### WHAT THIS TASK INVOLVES
Would you please copy every line of the material that follows, exactly as it reads?

### DATA EXCERPTS

□ □ □ □ □ □ □

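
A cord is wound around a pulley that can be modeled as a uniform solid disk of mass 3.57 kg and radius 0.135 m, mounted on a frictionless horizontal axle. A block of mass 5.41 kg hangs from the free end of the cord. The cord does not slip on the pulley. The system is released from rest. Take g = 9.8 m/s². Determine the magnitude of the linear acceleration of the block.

I = ½MR² = (1/2)(3.57)(0.135)² = 0.03253 kg·m².
Block: mg − T = ma. Pulley: TR = Iα. No-slip: a = αR, so T = (I/R²)a = 1.785·a.
Then mg = (m + 1.785)a, so a = (5.41)(9.8)/(5.41 + 1.785) = 7.369 m/s².

a ≈ 7.37 m/s²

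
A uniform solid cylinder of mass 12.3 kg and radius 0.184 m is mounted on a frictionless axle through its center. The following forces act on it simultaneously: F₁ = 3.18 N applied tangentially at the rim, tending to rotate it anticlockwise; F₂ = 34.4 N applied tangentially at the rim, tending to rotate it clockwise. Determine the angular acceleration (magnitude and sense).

α ≈ 27.6 rad/s², clockwise

I = ½MR² = (1/2)(12.3)(0.184)² = 0.2082 kg·m².
Taking anticlockwise as positive: τ₁ = +(3.18)(0.184) = +0.5851 N·m; τ₂ = −(34.4)(0.184) = −6.330 N·m.
Net torque τ = -5.744 N·m.
α = τ/I = -5.744/0.2082 = -27.59 rad/s².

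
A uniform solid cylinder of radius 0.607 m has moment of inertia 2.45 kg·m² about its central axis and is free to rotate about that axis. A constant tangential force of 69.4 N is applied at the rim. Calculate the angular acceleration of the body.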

□ □ □ □ □ □ □

### ANSWER TO THIS EXERCISE
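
A cord is wound around a pulley that can be modeled as a uniform solid disk of mass 3.57 kg and radius 0.135 m, mounted on a frictionless horizontal axle. A block of mass 5.41 kg hangs from the free end of the cord. The cord does not slip on the pulley. The system is released from rest. Take g = 9.8 m/s². Determine the magnitude of the linear acceleration of the block.

I = ½MR² = (1/2)(3.57)(0.135)² = 0.03253 kg·m².
Block: mg − T = ma. Pulley: TR = Iα. No-slip: a = αR, so T = (I/R²)a = 1.785·a.
Then mg = (m + 1.785)a, so a = (5.41)(9.8)/(5.41 + 1.785) = 7.369 m/s².

a ≈ 7.37 m/s²

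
A uniform solid cylinder of mass 12.3 kg and radius 0.184 m is mounted on a frictionless axle through its center. The following forces act on it simultaneously: F₁ = 3.18 N applied tangentially at the rim, tending to rotate it anticlockwise; F₂ = 34.4 N applied tangentially at the rim, tending to rotate it clockwise. Determine the angular acceleration (magnitude and sense).

α ≈ 27.6 rad/s², clockwise

I = ½MR² = (1/2)(12.3)(0.184)² = 0.2082 kg·m².
Taking anticlockwise as positive: τ₁ = +(3.18)(0.184) = +0.5851 N·m; τ₂ = −(34.4)(0.184) = −6.330 N·m.
Net torque τ = -5.744 N·m.
α = τ/I = -5.744/0.2082 = -27.59 rad/s².

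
A uniform solid cylinder of radius 0.607 m has moment of inertia 2.45 kg·m² about its central axis and is free to rotate about that axis. A constant tangential force of 69.4 N is applied at the rim. Calculate the angular acceleration of the body.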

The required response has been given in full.